[Saved entries]
=== Section Start ===

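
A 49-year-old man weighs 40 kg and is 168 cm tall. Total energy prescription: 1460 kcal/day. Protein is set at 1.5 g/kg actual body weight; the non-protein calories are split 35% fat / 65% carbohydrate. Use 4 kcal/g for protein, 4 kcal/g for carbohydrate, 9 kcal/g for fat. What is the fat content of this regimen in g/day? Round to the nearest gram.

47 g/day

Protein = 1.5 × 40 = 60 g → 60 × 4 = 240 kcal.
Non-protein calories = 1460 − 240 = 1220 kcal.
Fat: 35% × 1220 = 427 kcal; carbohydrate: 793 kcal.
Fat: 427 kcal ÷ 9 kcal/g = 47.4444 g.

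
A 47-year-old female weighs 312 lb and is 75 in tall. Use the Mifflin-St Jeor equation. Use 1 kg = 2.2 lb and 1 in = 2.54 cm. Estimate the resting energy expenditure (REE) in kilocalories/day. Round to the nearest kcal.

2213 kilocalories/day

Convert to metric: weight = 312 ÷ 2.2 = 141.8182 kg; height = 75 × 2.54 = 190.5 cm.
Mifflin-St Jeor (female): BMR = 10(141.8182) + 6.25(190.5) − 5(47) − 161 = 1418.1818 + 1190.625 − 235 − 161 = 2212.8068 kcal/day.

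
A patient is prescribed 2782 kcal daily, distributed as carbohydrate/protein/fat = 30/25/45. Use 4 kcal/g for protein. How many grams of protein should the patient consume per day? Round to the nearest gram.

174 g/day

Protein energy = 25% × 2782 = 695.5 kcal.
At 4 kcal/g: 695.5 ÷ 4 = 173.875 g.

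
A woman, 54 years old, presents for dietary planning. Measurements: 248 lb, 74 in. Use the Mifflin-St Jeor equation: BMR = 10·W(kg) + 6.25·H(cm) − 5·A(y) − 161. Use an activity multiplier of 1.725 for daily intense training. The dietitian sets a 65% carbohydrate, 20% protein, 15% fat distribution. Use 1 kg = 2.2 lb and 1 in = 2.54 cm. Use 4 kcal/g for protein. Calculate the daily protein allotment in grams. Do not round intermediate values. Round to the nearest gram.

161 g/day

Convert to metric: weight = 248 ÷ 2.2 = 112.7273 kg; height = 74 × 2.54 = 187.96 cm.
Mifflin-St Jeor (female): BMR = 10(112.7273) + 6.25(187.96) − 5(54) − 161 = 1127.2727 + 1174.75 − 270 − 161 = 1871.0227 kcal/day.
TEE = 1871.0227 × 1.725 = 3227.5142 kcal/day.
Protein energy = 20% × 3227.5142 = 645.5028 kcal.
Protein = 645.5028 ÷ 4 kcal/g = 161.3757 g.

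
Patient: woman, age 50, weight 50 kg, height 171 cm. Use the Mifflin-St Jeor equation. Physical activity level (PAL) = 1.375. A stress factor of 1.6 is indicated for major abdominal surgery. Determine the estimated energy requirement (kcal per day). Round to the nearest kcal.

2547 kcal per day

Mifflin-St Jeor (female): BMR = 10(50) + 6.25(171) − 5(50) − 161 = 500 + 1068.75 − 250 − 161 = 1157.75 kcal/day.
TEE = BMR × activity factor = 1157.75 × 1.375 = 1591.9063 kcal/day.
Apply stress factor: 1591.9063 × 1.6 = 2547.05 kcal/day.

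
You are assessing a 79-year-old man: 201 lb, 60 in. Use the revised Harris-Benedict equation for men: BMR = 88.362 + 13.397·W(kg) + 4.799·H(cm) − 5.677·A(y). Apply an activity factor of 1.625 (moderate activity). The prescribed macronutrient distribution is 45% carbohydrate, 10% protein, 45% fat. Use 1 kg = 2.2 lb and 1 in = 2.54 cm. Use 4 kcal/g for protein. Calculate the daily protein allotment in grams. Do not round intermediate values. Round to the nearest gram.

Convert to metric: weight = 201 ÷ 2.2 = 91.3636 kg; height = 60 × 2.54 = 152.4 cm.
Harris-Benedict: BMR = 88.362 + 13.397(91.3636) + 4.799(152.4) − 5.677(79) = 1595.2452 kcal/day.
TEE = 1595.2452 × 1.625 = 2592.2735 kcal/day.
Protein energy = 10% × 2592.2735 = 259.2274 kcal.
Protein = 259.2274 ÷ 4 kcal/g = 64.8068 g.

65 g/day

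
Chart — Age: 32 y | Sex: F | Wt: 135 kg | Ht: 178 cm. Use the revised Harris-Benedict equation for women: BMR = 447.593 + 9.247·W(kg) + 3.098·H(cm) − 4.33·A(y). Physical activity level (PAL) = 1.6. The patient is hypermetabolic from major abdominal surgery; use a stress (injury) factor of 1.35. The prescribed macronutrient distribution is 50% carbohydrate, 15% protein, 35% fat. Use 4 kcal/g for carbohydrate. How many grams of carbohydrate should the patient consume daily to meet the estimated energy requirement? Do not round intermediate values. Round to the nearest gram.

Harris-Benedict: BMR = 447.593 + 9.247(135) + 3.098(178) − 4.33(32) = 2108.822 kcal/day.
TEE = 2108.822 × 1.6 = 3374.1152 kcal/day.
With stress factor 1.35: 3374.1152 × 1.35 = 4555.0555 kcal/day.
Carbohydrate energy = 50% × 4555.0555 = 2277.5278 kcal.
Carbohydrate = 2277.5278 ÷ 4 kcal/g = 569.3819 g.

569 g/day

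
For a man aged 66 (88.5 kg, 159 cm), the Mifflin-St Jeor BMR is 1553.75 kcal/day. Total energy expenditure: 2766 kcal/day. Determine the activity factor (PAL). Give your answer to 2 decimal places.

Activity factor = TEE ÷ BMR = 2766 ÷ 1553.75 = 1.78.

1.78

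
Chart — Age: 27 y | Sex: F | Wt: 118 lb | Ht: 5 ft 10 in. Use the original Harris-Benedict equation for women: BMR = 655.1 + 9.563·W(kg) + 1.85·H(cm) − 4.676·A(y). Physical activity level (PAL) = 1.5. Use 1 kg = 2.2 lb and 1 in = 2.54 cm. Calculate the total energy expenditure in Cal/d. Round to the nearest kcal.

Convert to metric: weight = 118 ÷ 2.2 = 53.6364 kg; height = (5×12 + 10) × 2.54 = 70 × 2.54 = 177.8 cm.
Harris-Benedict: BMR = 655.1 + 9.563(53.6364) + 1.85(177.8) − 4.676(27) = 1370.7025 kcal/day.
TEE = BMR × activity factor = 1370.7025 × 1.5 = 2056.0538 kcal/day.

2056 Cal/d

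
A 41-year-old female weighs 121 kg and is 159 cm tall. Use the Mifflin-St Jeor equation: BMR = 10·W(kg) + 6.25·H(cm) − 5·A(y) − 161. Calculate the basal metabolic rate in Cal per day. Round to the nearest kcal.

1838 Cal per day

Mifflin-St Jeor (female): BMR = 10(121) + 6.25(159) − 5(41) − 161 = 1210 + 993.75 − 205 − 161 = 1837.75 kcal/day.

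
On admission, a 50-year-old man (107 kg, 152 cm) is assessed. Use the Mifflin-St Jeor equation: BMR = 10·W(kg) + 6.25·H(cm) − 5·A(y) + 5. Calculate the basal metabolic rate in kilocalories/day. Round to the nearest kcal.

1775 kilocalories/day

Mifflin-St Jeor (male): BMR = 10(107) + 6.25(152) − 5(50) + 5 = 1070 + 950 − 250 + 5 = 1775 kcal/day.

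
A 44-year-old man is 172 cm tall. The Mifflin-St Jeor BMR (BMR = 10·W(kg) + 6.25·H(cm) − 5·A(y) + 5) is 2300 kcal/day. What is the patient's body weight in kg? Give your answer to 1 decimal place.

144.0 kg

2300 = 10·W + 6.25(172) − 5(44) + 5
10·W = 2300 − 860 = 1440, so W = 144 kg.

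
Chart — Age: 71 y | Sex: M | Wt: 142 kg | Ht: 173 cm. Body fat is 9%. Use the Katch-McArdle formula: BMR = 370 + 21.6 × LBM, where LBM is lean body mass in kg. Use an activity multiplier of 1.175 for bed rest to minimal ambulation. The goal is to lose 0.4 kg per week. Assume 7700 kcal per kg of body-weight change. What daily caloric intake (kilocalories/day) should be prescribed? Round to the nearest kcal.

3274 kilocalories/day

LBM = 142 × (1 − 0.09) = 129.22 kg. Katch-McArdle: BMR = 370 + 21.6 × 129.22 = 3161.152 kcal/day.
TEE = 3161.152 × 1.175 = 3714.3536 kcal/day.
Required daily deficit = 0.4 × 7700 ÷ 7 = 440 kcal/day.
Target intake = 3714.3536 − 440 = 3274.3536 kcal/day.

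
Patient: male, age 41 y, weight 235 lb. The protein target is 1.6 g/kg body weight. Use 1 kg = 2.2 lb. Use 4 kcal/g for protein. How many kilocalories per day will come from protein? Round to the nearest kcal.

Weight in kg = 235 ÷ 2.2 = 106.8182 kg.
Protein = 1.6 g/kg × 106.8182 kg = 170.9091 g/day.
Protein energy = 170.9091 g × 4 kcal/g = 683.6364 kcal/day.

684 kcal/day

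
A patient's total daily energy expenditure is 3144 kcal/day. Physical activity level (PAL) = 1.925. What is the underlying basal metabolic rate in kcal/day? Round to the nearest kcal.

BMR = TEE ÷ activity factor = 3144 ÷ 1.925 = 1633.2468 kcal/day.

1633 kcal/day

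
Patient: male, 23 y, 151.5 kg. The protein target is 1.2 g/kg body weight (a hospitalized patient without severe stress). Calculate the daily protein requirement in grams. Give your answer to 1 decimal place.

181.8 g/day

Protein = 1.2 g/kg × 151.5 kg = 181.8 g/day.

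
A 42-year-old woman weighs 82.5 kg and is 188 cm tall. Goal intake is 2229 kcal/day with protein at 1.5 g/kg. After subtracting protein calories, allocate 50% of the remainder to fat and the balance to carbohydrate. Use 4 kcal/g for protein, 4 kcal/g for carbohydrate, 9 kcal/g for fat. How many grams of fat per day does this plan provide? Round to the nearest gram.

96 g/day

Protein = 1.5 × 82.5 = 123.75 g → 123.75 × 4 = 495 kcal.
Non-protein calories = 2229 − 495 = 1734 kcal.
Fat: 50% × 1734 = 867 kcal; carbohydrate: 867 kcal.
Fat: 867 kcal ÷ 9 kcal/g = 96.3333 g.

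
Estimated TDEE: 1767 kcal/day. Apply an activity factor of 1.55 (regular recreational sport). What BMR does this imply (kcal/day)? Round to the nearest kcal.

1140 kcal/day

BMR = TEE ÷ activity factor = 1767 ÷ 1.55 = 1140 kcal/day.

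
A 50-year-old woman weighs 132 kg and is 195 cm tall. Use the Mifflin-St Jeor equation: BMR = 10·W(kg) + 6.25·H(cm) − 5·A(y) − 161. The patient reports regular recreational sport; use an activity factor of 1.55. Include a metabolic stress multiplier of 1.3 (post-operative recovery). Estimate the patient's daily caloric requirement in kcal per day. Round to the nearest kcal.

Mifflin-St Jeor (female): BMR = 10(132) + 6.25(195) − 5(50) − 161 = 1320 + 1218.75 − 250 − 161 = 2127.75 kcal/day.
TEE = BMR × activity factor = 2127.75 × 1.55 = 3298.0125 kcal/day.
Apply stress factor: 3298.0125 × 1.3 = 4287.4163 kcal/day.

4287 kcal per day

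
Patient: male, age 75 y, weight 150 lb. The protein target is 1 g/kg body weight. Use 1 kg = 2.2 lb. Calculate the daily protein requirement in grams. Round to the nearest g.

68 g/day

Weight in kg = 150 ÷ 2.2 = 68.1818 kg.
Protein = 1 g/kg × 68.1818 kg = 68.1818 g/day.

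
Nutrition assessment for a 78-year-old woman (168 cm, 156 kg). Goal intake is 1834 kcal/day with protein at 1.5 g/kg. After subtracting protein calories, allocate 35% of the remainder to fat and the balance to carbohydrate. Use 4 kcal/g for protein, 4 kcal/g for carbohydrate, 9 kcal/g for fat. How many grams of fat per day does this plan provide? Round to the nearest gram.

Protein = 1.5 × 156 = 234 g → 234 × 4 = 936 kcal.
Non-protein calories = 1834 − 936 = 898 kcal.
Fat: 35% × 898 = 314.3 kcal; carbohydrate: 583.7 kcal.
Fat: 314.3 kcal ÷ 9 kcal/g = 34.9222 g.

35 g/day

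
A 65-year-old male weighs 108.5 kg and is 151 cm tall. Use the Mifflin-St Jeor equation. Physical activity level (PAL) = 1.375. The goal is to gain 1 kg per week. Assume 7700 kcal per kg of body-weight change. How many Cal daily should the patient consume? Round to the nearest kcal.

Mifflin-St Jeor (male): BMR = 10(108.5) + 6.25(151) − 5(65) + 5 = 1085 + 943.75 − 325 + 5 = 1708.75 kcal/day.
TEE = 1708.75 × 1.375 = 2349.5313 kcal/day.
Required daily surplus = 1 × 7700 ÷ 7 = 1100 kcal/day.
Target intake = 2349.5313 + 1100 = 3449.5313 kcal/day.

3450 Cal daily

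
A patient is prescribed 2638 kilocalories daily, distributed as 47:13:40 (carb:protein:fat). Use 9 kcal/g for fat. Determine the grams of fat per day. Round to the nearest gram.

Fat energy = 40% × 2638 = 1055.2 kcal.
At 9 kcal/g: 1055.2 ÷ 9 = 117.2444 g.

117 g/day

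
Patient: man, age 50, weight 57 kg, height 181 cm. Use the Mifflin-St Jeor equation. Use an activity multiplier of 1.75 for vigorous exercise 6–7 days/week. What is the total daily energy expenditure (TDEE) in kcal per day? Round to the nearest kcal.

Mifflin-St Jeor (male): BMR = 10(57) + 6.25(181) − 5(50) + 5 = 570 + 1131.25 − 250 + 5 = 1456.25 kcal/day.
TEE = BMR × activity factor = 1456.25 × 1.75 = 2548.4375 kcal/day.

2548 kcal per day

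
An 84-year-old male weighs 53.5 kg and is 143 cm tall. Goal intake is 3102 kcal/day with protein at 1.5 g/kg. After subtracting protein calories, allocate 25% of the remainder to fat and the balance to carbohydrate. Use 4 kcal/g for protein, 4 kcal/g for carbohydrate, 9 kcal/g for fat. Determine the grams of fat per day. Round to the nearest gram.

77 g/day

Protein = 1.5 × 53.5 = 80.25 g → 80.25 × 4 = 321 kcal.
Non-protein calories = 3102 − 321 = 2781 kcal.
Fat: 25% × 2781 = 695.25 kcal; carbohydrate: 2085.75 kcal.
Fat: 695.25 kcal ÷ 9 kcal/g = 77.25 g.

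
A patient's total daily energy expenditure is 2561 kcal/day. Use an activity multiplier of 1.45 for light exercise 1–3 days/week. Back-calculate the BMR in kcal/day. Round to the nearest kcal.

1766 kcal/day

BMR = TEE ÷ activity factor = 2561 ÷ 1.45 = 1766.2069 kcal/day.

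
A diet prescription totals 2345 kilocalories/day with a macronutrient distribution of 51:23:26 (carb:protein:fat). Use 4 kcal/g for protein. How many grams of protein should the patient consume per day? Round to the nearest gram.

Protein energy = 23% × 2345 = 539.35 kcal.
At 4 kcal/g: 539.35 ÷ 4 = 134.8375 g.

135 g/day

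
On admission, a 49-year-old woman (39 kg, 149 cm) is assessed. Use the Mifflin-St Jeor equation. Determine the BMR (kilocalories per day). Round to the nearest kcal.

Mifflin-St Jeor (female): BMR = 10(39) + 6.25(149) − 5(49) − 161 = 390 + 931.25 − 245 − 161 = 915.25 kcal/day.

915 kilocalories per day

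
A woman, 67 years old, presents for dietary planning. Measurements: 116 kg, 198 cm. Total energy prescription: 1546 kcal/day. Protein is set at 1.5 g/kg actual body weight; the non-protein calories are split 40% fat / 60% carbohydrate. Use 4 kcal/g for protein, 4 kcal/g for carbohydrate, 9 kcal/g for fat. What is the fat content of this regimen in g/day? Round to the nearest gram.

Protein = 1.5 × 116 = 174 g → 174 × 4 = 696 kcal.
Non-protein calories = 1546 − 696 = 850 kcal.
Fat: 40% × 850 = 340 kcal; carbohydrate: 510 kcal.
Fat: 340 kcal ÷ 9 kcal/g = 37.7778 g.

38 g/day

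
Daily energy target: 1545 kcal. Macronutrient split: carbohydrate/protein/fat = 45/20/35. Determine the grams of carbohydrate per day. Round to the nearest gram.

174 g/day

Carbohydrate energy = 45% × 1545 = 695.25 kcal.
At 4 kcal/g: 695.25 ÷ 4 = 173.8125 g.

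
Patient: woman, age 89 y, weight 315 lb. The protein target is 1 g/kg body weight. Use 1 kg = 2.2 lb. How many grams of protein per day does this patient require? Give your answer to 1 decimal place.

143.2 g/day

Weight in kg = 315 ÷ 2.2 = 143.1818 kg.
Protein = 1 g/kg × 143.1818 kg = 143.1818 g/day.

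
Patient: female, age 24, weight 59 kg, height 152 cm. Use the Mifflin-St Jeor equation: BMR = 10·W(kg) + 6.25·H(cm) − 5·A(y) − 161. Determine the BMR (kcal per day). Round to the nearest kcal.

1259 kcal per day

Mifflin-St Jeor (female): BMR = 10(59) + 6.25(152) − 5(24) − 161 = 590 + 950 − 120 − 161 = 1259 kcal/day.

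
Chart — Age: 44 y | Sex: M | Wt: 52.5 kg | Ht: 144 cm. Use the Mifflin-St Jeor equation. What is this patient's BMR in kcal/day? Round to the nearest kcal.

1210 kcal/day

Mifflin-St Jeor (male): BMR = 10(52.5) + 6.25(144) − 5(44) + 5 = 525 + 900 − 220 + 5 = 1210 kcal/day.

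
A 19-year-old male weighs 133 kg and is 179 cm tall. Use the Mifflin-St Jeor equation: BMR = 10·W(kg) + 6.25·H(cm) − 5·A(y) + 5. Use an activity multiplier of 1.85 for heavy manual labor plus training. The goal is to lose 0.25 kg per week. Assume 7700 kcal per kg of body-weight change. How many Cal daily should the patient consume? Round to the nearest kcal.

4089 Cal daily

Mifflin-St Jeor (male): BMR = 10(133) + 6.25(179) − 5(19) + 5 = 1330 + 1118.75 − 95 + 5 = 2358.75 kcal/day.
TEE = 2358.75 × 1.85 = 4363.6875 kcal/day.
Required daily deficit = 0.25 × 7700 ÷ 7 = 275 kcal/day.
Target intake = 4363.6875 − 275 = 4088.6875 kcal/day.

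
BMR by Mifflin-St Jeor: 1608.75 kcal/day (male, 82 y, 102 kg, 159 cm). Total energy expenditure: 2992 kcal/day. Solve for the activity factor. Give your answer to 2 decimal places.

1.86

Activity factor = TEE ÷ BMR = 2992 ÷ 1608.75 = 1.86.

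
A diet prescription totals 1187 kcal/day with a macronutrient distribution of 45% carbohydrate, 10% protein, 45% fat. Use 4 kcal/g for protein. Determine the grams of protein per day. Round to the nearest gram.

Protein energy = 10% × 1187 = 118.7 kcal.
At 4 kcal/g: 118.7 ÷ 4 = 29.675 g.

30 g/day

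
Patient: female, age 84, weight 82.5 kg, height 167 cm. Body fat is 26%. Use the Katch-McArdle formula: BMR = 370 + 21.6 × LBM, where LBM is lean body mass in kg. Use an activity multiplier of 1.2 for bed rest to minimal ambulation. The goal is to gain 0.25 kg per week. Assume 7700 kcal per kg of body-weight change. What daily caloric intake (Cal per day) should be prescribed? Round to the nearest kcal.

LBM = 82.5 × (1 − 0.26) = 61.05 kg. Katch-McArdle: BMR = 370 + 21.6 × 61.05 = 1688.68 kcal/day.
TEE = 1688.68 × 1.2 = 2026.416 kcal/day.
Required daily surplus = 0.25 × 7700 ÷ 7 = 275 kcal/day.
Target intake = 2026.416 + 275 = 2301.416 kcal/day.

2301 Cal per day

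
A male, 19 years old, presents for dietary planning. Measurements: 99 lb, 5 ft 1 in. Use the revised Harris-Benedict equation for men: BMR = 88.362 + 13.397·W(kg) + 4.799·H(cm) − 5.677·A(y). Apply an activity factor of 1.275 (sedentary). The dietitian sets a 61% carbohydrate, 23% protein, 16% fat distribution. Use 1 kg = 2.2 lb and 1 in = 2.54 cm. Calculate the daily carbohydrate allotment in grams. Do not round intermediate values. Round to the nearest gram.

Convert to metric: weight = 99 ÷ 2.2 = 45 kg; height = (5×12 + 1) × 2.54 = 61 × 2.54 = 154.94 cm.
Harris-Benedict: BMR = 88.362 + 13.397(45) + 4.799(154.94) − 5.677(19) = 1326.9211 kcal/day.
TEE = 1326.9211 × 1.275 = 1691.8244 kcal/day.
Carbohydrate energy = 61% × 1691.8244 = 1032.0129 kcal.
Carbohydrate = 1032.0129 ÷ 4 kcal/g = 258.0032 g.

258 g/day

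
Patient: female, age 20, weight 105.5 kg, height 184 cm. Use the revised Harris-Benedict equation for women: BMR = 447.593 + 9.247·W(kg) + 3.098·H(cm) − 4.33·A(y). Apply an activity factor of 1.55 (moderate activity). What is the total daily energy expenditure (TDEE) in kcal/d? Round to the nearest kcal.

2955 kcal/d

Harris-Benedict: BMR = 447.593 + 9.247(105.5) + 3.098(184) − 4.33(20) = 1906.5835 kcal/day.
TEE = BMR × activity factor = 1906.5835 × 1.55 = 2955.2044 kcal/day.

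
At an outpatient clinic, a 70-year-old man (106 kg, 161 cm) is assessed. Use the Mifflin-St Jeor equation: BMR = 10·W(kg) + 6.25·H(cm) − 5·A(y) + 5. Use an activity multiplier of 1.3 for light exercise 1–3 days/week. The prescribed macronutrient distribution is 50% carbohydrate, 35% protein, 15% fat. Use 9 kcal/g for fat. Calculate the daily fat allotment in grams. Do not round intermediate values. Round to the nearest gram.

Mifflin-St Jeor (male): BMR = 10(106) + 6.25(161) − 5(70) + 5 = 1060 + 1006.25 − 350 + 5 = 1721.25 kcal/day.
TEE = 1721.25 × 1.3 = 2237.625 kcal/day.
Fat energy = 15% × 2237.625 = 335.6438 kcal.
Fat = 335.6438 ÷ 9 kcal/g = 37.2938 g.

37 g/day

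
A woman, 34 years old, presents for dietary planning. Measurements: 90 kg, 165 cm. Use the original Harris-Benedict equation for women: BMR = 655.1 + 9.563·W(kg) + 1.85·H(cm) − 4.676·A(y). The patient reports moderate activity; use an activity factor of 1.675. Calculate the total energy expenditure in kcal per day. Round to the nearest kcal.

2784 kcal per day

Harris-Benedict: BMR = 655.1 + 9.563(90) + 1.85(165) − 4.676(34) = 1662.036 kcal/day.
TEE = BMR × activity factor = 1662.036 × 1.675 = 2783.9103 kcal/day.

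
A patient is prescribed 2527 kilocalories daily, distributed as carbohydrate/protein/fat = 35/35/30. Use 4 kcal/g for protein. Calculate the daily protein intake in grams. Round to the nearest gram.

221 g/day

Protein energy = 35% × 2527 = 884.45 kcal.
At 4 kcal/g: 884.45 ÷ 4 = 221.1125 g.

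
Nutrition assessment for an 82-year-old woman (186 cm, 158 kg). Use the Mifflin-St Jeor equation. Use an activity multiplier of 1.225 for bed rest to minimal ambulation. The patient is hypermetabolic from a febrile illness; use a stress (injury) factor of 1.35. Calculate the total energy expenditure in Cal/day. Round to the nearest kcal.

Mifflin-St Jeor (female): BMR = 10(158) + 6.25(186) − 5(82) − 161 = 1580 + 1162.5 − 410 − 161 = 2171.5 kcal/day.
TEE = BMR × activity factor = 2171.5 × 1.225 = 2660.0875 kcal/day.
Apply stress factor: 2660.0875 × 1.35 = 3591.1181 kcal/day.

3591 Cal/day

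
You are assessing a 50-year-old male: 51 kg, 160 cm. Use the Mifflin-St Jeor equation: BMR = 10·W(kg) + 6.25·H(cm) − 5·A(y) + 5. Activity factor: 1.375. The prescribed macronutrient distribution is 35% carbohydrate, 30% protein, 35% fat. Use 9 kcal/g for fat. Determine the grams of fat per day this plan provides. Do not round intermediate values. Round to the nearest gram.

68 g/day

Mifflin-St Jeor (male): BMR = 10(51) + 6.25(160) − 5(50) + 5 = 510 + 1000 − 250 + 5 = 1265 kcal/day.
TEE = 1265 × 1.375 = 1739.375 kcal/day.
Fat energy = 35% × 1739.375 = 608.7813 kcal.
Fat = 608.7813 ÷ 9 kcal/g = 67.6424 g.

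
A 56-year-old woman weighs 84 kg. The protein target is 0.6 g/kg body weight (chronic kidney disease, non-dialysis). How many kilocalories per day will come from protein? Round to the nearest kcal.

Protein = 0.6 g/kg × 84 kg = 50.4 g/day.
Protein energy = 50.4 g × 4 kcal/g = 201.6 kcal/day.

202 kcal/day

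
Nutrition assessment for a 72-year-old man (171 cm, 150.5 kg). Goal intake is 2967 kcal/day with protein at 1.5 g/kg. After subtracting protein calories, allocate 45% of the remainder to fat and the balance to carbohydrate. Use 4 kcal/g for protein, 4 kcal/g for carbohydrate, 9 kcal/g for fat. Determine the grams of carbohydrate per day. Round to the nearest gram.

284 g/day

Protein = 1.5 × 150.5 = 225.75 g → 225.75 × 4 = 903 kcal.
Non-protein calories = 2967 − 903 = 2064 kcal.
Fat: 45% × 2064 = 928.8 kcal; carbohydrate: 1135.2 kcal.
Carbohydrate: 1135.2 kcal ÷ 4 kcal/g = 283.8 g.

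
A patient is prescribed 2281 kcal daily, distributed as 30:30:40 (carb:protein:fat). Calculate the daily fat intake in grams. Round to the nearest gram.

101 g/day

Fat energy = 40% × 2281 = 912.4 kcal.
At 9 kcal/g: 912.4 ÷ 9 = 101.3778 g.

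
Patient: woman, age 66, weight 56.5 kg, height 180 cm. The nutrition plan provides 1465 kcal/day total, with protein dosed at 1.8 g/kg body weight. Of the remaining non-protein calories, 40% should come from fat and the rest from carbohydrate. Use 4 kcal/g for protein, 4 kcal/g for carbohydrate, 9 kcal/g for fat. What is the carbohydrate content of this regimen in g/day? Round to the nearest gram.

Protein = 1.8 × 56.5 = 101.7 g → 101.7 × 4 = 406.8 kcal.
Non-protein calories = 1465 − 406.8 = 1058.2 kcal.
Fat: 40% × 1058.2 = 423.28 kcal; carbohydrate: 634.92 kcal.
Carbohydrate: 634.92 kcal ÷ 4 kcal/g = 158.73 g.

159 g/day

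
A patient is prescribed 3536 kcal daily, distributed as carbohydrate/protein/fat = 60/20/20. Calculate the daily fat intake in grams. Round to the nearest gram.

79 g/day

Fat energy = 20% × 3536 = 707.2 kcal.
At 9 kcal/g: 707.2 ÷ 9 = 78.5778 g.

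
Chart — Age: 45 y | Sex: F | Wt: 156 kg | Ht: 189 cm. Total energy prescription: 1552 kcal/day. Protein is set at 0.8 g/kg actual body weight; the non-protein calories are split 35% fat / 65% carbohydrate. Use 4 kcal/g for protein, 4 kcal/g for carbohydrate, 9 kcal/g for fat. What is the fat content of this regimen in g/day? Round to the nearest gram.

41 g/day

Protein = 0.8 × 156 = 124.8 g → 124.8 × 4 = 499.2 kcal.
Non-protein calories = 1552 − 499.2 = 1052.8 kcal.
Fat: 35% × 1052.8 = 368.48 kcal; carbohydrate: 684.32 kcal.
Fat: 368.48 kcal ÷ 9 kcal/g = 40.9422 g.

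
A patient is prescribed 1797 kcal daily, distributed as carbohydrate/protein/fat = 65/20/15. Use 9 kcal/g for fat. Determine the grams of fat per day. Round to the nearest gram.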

=== Section End ===

▶ **ACTIVITY**
Give exactly the lines from the one with "Chart — Age: 45" to the end of the entries, nothing before them.

▶ **WRITTEN SOLUTION**
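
Chart — Age: 45 y | Sex: F | Wt: 156 kg | Ht: 189 cm. Total energy prescription: 1552 kcal/day. Protein is set at 0.8 g/kg actual body weight; the non-protein calories are split 35% fat / 65% carbohydrate. Use 4 kcal/g for protein, 4 kcal/g for carbohydrate, 9 kcal/g for fat. What is the fat content of this regimen in g/day? Round to the nearest gram.

41 g/day

Protein = 0.8 × 156 = 124.8 g → 124.8 × 4 = 499.2 kcal.
Non-protein calories = 1552 − 499.2 = 1052.8 kcal.
Fat: 35% × 1052.8 = 368.48 kcal; carbohydrate: 684.32 kcal.
Fat: 368.48 kcal ÷ 9 kcal/g = 40.9422 g.

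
A patient is prescribed 1797 kcal daily, distributed as carbohydrate/protein/fat = 65/20/15. Use 9 kcal/g for fat. Determine the grams of fat per day. Round to the nearest gram.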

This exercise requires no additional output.